Stored data –
* * *

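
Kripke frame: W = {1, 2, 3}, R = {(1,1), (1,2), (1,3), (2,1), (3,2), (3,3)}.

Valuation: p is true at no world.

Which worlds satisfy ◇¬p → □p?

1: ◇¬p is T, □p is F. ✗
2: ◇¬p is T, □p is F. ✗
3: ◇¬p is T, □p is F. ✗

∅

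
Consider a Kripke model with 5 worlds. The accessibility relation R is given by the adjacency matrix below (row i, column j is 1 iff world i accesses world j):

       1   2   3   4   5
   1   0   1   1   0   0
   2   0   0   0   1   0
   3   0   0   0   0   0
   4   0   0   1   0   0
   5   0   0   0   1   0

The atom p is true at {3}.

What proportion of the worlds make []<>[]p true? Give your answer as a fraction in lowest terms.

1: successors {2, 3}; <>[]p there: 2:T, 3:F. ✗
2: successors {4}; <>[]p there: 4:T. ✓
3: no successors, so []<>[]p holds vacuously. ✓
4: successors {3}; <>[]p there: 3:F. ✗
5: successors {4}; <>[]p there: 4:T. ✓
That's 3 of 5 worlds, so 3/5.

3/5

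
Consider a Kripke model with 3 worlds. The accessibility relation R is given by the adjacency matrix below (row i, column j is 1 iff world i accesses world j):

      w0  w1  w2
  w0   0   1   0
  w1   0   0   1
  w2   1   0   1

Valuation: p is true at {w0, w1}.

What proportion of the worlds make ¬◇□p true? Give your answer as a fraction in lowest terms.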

* * *

Exercise instructions – Among the lines above, find each one containing the string "accessibility" and copy it.

Response below –
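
Consider a Kripke model with 5 worlds. The accessibility relation R is given by the adjacency matrix below (row i, column j is 1 iff world i accesses world j):
Consider a Kripke model with 3 worlds. The accessibility relation R is given by the adjacency matrix below (row i, column j is 1 iff world i accesses world j):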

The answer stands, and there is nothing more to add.